TO DO – Word for word, return every record that follows.

::::

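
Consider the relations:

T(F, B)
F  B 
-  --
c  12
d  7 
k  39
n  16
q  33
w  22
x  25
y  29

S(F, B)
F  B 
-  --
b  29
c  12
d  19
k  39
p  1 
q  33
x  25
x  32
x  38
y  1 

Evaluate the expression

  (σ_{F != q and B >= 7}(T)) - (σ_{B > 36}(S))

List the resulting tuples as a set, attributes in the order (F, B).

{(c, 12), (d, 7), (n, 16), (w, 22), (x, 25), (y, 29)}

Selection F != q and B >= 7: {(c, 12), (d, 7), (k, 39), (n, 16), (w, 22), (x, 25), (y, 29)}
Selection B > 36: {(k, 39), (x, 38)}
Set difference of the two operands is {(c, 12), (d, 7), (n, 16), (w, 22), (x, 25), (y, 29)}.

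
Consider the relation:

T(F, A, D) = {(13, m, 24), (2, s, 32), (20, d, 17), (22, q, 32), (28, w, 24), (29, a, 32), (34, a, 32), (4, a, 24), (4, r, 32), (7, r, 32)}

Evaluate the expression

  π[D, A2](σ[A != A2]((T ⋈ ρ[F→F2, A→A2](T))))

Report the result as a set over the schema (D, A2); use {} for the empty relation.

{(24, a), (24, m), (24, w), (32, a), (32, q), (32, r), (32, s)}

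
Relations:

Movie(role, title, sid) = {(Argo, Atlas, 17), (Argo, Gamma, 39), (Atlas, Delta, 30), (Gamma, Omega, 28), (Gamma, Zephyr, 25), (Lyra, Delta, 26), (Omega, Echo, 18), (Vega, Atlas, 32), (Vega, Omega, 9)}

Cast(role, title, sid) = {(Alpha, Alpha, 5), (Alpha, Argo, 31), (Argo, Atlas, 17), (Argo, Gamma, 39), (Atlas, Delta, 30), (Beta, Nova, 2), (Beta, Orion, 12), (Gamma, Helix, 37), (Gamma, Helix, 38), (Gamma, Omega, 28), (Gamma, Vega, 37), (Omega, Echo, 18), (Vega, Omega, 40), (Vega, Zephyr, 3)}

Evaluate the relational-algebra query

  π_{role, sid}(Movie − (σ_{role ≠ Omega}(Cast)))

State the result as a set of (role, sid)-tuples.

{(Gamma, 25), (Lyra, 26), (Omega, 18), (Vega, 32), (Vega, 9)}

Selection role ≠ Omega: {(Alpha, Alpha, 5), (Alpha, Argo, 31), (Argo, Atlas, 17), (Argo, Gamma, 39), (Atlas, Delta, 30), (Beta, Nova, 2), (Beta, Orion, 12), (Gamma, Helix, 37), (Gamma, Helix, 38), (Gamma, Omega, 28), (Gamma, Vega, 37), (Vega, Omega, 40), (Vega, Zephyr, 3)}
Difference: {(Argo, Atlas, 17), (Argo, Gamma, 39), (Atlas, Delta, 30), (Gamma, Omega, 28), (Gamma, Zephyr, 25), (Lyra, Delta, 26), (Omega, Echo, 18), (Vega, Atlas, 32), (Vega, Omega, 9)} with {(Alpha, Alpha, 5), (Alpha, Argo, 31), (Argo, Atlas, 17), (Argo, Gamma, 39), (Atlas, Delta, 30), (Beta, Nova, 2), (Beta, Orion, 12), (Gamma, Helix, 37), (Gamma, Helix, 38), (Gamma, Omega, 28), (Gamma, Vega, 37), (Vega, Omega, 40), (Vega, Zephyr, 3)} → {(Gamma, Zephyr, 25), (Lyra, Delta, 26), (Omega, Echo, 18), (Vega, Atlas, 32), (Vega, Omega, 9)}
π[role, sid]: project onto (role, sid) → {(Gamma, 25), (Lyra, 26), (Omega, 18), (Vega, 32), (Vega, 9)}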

::::

REPLY TO THE TASK –
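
Consider the relations:

T(F, B)
F  B 
-  --
c  12
d  7 
k  39
n  16
q  33
w  22
x  25
y  29

S(F, B)
F  B 
-  --
b  29
c  12
d  19
k  39
p  1 
q  33
x  25
x  32
x  38
y  1 

Evaluate the expression

  (σ_{F != q and B >= 7}(T)) - (σ_{B > 36}(S))

List the resulting tuples as a set, attributes in the order (F, B).

{(c, 12), (d, 7), (n, 16), (w, 22), (x, 25), (y, 29)}

Selection F != q and B >= 7: {(c, 12), (d, 7), (k, 39), (n, 16), (w, 22), (x, 25), (y, 29)}
Selection B > 36: {(k, 39), (x, 38)}
Set difference of the two operands is {(c, 12), (d, 7), (n, 16), (w, 22), (x, 25), (y, 29)}.

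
Consider the relation:

T(F, A, D) = {(13, m, 24), (2, s, 32), (20, d, 17), (22, q, 32), (28, w, 24), (29, a, 32), (34, a, 32), (4, a, 24), (4, r, 32), (7, r, 32)}

Evaluate the expression

  π[D, A2](σ[A != A2]((T ⋈ ρ[F→F2, A→A2](T))))

Report the result as a set over the schema (D, A2); use {} for the empty relation.

{(24, a), (24, m), (24, w), (32, a), (32, q), (32, r), (32, s)}

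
Relations:

Movie(role, title, sid) = {(Argo, Atlas, 17), (Argo, Gamma, 39), (Atlas, Delta, 30), (Gamma, Omega, 28), (Gamma, Zephyr, 25), (Lyra, Delta, 26), (Omega, Echo, 18), (Vega, Atlas, 32), (Vega, Omega, 9)}

Cast(role, title, sid) = {(Alpha, Alpha, 5), (Alpha, Argo, 31), (Argo, Atlas, 17), (Argo, Gamma, 39), (Atlas, Delta, 30), (Beta, Nova, 2), (Beta, Orion, 12), (Gamma, Helix, 37), (Gamma, Helix, 38), (Gamma, Omega, 28), (Gamma, Vega, 37), (Omega, Echo, 18), (Vega, Omega, 40), (Vega, Zephyr, 3)}

Evaluate the relational-algebra query

  π_{role, sid}(Movie − (σ_{role ≠ Omega}(Cast)))

State the result as a set of (role, sid)-tuples.

{(Gamma, 25), (Lyra, 26), (Omega, 18), (Vega, 32), (Vega, 9)}

Selection role ≠ Omega: {(Alpha, Alpha, 5), (Alpha, Argo, 31), (Argo, Atlas, 17), (Argo, Gamma, 39), (Atlas, Delta, 30), (Beta, Nova, 2), (Beta, Orion, 12), (Gamma, Helix, 37), (Gamma, Helix, 38), (Gamma, Omega, 28), (Gamma, Vega, 37), (Vega, Omega, 40), (Vega, Zephyr, 3)}
Difference: {(Argo, Atlas, 17), (Argo, Gamma, 39), (Atlas, Delta, 30), (Gamma, Omega, 28), (Gamma, Zephyr, 25), (Lyra, Delta, 26), (Omega, Echo, 18), (Vega, Atlas, 32), (Vega, Omega, 9)} with {(Alpha, Alpha, 5), (Alpha, Argo, 31), (Argo, Atlas, 17), (Argo, Gamma, 39), (Atlas, Delta, 30), (Beta, Nova, 2), (Beta, Orion, 12), (Gamma, Helix, 37), (Gamma, Helix, 38), (Gamma, Omega, 28), (Gamma, Vega, 37), (Vega, Omega, 40), (Vega, Zephyr, 3)} → {(Gamma, Zephyr, 25), (Lyra, Delta, 26), (Omega, Echo, 18), (Vega, Atlas, 32), (Vega, Omega, 9)}
π[role, sid]: project onto (role, sid) → {(Gamma, 25), (Lyra, 26), (Omega, 18), (Vega, 32), (Vega, 9)}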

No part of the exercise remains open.